Which lines run from the one containing "A turntable platter (uniform disk) of mass 15.1" to the end of the material below? Retype exactly those, both ends included, and nothing else.

··· Source information

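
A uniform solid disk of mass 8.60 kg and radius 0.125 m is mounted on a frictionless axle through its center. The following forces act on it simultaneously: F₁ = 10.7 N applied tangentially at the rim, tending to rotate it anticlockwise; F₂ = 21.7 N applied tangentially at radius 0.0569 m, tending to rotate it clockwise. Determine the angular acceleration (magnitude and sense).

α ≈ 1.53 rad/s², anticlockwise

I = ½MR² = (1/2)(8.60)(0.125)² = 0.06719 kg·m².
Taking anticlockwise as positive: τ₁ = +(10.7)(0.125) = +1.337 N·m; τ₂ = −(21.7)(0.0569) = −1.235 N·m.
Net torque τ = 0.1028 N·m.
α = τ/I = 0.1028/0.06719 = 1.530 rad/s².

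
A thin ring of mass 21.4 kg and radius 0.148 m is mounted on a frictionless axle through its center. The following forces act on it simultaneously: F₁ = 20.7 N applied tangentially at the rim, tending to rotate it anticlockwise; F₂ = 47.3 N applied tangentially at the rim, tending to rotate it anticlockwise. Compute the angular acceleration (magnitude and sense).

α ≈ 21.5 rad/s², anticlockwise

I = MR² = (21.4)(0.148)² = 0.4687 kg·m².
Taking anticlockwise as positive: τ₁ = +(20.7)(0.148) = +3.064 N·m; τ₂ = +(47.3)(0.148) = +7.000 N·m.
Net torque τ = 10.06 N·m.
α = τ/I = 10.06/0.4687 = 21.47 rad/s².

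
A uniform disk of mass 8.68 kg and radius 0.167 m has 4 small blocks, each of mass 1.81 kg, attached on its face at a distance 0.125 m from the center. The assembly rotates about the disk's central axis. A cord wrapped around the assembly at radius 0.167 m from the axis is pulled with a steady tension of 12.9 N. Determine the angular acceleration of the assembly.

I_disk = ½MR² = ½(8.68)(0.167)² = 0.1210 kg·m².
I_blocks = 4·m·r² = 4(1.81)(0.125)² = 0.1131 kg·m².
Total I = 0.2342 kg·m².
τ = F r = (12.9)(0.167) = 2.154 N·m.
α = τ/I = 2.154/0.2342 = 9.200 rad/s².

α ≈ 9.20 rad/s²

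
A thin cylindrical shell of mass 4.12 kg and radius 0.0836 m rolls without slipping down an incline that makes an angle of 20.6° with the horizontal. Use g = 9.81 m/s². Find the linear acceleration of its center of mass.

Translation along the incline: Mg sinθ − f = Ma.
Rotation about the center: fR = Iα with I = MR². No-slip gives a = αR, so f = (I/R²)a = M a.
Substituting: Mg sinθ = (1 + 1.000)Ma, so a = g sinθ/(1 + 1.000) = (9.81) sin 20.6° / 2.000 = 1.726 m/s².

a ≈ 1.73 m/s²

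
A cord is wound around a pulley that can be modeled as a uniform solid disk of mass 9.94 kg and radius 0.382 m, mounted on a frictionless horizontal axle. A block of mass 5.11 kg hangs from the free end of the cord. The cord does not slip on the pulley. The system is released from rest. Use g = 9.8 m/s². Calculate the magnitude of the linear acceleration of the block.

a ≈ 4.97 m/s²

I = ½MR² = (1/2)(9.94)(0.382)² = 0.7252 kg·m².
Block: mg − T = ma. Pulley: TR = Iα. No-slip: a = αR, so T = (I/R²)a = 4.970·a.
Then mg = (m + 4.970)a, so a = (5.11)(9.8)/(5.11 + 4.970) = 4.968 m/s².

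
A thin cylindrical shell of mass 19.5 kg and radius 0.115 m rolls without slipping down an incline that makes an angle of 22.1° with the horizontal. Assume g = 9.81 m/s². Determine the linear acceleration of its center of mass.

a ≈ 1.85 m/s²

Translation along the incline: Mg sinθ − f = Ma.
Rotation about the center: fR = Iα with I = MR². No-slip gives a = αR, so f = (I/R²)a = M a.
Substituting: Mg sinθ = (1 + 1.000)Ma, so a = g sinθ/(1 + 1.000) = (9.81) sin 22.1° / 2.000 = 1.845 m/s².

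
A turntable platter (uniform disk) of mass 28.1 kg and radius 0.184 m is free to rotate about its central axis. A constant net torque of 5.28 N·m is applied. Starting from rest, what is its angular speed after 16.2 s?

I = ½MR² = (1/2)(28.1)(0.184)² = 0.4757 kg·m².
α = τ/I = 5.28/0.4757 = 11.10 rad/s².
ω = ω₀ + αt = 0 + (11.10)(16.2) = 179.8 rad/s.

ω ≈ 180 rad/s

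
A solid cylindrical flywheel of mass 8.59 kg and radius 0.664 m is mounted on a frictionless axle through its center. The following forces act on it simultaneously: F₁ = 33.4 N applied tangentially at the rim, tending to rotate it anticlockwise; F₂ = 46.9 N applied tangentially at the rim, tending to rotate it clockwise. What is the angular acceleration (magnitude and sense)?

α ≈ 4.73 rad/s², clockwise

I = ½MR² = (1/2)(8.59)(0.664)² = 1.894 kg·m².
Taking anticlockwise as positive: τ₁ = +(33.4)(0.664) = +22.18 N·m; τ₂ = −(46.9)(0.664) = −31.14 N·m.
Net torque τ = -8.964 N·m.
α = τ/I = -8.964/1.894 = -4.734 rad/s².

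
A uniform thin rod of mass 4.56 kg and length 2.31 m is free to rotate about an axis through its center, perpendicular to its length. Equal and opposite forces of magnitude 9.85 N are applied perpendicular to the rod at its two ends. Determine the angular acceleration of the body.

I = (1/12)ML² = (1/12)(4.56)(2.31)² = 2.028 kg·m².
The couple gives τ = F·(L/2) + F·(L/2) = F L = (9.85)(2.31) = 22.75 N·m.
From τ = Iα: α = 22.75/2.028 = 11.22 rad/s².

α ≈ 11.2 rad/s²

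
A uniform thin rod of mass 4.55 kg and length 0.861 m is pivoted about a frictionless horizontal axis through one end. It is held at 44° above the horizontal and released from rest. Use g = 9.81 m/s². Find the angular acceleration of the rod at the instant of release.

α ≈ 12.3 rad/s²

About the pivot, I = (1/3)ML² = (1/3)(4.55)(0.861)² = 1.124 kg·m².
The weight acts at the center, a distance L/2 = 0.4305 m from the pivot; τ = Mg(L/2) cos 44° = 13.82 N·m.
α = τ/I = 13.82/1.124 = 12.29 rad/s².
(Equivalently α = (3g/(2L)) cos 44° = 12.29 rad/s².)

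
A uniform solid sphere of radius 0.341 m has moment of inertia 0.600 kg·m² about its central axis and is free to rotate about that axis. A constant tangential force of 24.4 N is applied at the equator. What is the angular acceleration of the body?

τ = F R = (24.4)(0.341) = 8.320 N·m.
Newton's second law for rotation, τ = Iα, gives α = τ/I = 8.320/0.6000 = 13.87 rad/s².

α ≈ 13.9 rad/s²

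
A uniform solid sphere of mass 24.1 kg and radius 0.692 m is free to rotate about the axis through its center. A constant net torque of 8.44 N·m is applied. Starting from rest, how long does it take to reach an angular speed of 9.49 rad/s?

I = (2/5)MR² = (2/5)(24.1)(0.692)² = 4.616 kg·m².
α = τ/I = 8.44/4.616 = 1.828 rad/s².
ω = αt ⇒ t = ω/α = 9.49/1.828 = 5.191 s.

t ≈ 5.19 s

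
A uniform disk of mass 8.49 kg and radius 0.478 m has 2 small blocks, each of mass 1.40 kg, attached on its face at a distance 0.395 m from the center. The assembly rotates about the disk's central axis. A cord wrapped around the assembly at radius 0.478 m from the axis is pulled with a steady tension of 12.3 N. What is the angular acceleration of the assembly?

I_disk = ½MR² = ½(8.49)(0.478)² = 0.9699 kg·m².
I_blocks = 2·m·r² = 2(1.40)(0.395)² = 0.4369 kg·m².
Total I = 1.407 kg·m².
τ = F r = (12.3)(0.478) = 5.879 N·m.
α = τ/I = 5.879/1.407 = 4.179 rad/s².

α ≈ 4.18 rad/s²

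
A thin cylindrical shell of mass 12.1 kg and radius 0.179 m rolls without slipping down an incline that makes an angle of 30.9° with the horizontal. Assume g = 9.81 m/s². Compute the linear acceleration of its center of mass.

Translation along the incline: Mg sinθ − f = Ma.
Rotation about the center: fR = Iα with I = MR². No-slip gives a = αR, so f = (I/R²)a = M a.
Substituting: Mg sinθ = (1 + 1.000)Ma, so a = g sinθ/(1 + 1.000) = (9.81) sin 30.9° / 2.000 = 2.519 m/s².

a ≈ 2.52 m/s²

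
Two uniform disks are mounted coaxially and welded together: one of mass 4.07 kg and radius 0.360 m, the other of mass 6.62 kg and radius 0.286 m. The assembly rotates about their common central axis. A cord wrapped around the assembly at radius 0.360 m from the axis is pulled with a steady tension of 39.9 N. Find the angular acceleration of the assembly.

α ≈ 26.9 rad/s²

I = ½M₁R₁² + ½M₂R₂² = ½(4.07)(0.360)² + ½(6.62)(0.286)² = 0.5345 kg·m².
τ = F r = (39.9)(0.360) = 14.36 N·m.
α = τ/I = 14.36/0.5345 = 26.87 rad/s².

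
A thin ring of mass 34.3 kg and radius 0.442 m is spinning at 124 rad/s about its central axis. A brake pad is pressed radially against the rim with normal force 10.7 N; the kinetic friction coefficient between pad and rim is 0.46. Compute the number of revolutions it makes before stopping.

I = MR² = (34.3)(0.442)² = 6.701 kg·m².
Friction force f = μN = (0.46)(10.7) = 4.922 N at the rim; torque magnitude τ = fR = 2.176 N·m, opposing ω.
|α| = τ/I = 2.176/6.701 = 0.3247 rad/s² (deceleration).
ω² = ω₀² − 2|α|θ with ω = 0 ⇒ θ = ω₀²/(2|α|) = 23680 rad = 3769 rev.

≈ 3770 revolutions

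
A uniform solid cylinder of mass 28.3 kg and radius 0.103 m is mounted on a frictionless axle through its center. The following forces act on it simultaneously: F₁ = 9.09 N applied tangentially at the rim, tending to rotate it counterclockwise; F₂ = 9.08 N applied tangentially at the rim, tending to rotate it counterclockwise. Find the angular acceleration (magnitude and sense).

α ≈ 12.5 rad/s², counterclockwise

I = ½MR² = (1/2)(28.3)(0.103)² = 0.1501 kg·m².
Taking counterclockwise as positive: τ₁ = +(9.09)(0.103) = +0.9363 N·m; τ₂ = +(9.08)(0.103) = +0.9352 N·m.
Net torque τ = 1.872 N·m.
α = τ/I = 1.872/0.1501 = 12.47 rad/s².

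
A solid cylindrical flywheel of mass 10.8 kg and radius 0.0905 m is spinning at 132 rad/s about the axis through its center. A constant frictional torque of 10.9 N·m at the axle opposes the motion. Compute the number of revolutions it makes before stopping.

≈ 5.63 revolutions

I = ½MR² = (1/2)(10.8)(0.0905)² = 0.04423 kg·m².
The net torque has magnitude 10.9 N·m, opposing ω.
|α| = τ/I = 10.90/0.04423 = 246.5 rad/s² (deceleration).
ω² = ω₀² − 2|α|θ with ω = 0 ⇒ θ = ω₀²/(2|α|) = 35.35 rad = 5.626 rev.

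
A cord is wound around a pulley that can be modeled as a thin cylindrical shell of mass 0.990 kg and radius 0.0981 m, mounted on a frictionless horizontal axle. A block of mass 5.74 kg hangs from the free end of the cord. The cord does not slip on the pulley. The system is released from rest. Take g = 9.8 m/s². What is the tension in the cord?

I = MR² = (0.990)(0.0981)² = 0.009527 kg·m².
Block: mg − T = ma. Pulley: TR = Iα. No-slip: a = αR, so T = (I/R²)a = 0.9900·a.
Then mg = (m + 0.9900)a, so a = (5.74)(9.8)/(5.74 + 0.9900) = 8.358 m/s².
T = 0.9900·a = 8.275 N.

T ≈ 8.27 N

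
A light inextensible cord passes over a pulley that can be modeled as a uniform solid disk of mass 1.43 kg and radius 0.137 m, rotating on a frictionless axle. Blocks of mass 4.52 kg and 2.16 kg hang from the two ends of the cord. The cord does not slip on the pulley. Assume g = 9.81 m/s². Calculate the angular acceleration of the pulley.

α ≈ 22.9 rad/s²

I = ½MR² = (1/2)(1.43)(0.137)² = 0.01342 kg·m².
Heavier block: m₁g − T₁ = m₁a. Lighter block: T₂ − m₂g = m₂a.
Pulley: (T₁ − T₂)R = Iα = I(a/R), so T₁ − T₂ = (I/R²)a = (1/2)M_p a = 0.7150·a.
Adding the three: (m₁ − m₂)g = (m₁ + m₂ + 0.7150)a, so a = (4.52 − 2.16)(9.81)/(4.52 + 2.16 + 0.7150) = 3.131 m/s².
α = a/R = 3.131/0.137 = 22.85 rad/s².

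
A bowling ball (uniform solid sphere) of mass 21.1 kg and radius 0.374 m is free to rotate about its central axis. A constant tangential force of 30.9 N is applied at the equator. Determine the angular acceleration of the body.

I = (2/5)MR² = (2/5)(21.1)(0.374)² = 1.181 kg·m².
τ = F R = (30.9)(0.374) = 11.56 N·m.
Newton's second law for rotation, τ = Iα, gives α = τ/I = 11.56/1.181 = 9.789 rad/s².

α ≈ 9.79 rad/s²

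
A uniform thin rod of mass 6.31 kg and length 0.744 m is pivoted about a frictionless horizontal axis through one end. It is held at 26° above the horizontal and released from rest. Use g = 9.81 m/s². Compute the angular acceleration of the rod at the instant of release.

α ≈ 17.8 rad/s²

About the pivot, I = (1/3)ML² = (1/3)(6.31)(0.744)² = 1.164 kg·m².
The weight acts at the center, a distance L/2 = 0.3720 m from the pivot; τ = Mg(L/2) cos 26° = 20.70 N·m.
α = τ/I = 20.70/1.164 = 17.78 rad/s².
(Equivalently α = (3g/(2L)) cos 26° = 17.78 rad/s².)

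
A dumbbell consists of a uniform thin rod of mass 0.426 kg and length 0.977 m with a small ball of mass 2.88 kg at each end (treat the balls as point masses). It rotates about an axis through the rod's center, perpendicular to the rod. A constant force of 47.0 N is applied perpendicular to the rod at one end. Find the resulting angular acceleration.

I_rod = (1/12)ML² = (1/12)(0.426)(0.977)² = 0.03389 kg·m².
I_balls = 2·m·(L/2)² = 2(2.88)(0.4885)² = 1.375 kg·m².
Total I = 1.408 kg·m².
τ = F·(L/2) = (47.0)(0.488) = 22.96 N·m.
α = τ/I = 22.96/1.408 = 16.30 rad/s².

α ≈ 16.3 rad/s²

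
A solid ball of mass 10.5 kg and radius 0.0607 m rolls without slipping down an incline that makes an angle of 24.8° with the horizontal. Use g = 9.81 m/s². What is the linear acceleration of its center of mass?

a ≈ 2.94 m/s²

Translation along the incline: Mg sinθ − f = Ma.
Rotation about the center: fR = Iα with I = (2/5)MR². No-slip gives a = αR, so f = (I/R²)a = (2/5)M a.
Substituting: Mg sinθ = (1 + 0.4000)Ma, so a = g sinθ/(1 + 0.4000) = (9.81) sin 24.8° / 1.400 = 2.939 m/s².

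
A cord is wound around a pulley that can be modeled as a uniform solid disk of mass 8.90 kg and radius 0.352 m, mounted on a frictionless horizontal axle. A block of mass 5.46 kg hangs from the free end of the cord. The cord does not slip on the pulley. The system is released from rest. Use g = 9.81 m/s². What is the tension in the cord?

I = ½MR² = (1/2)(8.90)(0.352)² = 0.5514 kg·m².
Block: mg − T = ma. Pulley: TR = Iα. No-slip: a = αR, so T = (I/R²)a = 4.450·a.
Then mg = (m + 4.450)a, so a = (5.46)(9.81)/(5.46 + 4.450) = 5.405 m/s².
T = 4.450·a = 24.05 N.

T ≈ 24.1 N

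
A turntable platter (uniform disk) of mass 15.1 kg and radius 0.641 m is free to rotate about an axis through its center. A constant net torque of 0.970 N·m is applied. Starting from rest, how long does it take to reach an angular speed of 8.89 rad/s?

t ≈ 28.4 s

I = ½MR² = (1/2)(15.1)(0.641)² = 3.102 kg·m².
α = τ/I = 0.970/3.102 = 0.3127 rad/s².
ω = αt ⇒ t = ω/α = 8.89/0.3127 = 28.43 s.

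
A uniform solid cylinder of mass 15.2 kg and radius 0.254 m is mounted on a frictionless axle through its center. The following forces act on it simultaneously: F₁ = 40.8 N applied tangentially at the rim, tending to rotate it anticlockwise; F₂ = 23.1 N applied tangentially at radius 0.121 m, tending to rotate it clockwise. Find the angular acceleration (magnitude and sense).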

······

_Written response_
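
A turntable platter (uniform disk) of mass 15.1 kg and radius 0.641 m is free to rotate about an axis through its center. A constant net torque of 0.970 N·m is applied. Starting from rest, how long does it take to reach an angular speed of 8.89 rad/s?

t ≈ 28.4 s

I = ½MR² = (1/2)(15.1)(0.641)² = 3.102 kg·m².
α = τ/I = 0.970/3.102 = 0.3127 rad/s².
ω = αt ⇒ t = ω/α = 8.89/0.3127 = 28.43 s.

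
A uniform solid cylinder of mass 15.2 kg and radius 0.254 m is mounted on a frictionless axle through its center. The following forces act on it simultaneously: F₁ = 40.8 N applied tangentially at the rim, tending to rotate it anticlockwise; F₂ = 23.1 N applied tangentially at radius 0.121 m, tending to rotate it clockwise. Find the angular acceleration (magnitude and sense).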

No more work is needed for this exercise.